- Task statement -
I'd like every record written out again, exactly as it is.

Recorded data
►

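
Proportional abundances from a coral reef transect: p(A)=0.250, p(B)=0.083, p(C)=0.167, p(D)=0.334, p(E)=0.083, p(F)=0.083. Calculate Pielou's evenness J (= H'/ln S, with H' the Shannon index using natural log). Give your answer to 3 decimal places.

H' = −Σ pᵢ ln pᵢ = −((-0.34657) + (-0.20658) + (-0.29889) + (-0.36627) + (-0.20658) + (-0.20658)) = 1.63147 (working shown to 5 dp, full precision carried).
With S = 6 species, ln S = 1.79176, so J = 1.63147/1.79176 = 0.91054, i.e. 0.911 to 3 decimal places.

0.911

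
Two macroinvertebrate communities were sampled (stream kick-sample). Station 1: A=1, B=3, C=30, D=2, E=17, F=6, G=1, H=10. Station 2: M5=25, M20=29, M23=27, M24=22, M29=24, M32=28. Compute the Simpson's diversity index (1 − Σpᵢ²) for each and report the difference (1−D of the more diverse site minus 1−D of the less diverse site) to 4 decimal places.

0.1054

Station 1: N=70, proportions 0.01428571, 0.04285714, 0.42857143, 0.02857143, 0.24285714, 0.08571429, 0.01428571, 0.14285714, giving 1−D = 0.72653061 (working shown to 8 dp, full precision carried).
Station 2: N=155, proportions 0.16129032, 0.18709677, 0.17419355, 0.14193548, 0.15483871, 0.18064516, giving 1−D = 0.83188345.
Difference = |0.72653061 − 0.83188345| = 0.10535284, i.e. 0.1054 to 4 decimal places.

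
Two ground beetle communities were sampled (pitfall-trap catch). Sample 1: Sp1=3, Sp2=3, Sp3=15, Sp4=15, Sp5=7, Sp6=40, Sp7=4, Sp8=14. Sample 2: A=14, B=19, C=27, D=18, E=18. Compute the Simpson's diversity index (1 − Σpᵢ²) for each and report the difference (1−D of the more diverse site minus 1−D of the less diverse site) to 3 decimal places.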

◄

- Answer to this problem -
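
Proportional abundances from a coral reef transect: p(A)=0.250, p(B)=0.083, p(C)=0.167, p(D)=0.334, p(E)=0.083, p(F)=0.083. Calculate Pielou's evenness J (= H'/ln S, with H' the Shannon index using natural log). Give your answer to 3 decimal places.

H' = −Σ pᵢ ln pᵢ = −((-0.34657) + (-0.20658) + (-0.29889) + (-0.36627) + (-0.20658) + (-0.20658)) = 1.63147 (working shown to 5 dp, full precision carried).
With S = 6 species, ln S = 1.79176, so J = 1.63147/1.79176 = 0.91054, i.e. 0.911 to 3 decimal places.

0.911

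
Two macroinvertebrate communities were sampled (stream kick-sample). Station 1: A=1, B=3, C=30, D=2, E=17, F=6, G=1, H=10. Station 2: M5=25, M20=29, M23=27, M24=22, M29=24, M32=28. Compute the Simpson's diversity index (1 − Σpᵢ²) for each and report the difference (1−D of the more diverse site minus 1−D of the less diverse site) to 4 decimal places.

0.1054

Station 1: N=70, proportions 0.01428571, 0.04285714, 0.42857143, 0.02857143, 0.24285714, 0.08571429, 0.01428571, 0.14285714, giving 1−D = 0.72653061 (working shown to 8 dp, full precision carried).
Station 2: N=155, proportions 0.16129032, 0.18709677, 0.17419355, 0.14193548, 0.15483871, 0.18064516, giving 1−D = 0.83188345.
Difference = |0.72653061 − 0.83188345| = 0.10535284, i.e. 0.1054 to 4 decimal places.

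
Two ground beetle communities were sampled (pitfall-trap catch). Sample 1: Sp1=3, Sp2=3, Sp3=15, Sp4=15, Sp5=7, Sp6=40, Sp7=4, Sp8=14. Sample 2: A=14, B=19, C=27, D=18, E=18. Compute the Simpson's diversity index (1 − Σpᵢ²) for each and report the difference (1−D of the more diverse site minus 1−D of the less diverse site) to 3 decimal places.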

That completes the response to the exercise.